__What is being asked__.
Show, in full, each line of the data that contains "following".

--------------------------------

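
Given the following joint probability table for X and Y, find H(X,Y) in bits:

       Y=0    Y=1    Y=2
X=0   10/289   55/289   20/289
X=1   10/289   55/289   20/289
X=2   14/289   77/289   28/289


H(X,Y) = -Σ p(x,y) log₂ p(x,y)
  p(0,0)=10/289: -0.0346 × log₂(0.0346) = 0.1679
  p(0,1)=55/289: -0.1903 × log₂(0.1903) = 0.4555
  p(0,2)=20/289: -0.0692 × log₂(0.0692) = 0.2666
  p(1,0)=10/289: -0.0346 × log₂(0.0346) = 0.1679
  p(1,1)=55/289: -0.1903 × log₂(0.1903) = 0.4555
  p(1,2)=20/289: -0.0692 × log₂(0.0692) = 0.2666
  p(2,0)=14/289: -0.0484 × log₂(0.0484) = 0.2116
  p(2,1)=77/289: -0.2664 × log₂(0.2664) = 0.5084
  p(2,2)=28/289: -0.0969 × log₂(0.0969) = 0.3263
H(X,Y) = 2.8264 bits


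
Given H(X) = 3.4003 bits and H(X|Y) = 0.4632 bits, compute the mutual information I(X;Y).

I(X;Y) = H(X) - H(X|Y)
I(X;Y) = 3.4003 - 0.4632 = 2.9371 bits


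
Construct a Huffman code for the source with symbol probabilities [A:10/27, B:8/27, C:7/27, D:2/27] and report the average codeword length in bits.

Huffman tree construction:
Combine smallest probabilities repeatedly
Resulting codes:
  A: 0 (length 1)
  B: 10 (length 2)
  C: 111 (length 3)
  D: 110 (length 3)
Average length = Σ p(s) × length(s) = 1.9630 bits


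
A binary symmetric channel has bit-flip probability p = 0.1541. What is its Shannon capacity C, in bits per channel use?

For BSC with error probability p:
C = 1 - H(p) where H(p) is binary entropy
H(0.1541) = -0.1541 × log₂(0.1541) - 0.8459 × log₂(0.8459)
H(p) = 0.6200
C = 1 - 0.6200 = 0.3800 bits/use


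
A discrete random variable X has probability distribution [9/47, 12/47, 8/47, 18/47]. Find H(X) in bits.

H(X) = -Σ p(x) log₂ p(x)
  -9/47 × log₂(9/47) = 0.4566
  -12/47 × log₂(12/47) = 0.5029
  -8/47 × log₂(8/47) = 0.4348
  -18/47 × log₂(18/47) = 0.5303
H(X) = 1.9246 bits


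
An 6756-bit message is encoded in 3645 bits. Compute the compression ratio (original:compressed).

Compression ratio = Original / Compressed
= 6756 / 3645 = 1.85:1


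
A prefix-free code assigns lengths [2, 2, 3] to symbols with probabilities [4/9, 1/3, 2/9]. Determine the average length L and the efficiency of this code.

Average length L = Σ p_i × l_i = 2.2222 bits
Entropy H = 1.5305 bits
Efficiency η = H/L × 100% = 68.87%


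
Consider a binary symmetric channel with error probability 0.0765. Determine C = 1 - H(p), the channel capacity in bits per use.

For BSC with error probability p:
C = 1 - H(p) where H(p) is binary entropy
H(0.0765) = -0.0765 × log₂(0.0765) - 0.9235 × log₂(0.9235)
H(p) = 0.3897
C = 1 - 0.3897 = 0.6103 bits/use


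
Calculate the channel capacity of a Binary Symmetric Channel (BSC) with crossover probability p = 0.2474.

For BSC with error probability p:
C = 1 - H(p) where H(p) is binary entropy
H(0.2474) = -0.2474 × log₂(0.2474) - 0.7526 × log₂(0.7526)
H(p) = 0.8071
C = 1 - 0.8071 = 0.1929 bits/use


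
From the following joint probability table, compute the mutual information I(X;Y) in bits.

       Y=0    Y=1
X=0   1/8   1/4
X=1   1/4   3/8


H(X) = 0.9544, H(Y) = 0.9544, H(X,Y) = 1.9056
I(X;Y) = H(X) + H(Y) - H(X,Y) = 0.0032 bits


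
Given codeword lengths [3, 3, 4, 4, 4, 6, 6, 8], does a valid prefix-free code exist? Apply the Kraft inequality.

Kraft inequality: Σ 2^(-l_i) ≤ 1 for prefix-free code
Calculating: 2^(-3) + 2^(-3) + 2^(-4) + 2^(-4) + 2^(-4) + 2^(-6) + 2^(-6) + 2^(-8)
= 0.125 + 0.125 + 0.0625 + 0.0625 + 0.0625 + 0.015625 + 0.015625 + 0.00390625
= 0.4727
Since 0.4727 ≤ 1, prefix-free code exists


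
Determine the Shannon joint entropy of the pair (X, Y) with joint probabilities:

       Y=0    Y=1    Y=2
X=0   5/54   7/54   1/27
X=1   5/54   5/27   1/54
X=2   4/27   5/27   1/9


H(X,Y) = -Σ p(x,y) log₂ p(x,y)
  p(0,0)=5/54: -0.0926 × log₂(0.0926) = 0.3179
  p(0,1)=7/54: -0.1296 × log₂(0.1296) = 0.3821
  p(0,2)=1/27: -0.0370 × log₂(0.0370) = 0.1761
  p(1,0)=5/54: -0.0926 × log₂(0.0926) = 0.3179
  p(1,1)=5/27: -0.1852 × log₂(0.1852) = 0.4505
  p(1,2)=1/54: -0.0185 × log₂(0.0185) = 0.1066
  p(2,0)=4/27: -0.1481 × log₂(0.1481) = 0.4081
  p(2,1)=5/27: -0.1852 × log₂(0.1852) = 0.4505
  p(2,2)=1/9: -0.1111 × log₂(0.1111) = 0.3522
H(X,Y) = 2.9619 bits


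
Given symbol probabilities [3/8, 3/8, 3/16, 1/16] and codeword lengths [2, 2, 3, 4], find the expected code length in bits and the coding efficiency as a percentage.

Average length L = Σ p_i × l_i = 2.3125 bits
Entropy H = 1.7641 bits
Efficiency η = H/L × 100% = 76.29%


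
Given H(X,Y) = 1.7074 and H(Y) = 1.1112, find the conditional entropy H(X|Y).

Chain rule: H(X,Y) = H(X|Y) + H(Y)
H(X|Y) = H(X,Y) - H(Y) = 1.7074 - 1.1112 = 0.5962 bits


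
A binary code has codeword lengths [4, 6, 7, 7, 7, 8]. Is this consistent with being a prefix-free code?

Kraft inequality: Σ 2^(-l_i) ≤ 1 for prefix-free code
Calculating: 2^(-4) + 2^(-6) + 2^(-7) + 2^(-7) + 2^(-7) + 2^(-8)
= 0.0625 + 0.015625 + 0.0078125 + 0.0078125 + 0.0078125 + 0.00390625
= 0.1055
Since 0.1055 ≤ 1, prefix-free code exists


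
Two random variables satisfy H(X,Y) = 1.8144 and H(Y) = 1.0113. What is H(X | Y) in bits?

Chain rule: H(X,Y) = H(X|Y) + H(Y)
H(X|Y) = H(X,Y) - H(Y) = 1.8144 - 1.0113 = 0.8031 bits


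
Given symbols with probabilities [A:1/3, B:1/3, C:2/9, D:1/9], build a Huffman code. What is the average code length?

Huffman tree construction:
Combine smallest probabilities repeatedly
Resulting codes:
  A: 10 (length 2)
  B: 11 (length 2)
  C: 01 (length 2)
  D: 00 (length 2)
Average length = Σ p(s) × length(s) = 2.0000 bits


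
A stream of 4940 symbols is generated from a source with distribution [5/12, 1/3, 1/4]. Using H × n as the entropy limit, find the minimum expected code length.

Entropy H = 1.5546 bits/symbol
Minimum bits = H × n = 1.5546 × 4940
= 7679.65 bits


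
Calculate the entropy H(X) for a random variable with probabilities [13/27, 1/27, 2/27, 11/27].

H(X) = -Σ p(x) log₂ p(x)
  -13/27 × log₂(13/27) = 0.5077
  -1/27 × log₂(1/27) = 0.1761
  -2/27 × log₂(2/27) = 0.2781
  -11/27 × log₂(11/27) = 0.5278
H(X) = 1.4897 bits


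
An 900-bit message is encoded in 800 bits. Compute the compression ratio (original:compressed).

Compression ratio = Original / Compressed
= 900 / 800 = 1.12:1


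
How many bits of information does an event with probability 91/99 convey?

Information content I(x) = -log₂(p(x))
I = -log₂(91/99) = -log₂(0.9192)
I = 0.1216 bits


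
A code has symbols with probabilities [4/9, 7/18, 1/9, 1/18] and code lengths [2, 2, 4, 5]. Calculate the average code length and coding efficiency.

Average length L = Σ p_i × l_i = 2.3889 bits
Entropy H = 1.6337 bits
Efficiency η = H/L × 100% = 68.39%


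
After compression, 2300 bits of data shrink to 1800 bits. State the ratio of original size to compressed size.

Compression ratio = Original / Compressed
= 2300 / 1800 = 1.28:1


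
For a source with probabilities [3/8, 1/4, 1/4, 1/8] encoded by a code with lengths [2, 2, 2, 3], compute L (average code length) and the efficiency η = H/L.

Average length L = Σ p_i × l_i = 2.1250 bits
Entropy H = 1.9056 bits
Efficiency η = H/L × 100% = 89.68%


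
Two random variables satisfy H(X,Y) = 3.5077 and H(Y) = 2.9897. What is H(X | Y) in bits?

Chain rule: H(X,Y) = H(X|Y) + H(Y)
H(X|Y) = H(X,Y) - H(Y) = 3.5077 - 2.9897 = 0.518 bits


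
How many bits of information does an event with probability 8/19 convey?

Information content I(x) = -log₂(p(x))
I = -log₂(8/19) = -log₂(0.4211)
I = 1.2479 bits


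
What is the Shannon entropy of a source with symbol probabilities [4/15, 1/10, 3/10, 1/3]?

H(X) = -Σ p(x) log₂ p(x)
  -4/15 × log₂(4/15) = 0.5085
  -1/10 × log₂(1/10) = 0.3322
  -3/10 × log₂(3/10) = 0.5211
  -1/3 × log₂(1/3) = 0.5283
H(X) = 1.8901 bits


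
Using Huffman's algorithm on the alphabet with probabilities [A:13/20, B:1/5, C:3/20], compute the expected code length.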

--------------------------------

__Your solution__.
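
Given the following joint probability table for X and Y, find H(X,Y) in bits:
From the following joint probability table, compute the mutual information I(X;Y) in bits.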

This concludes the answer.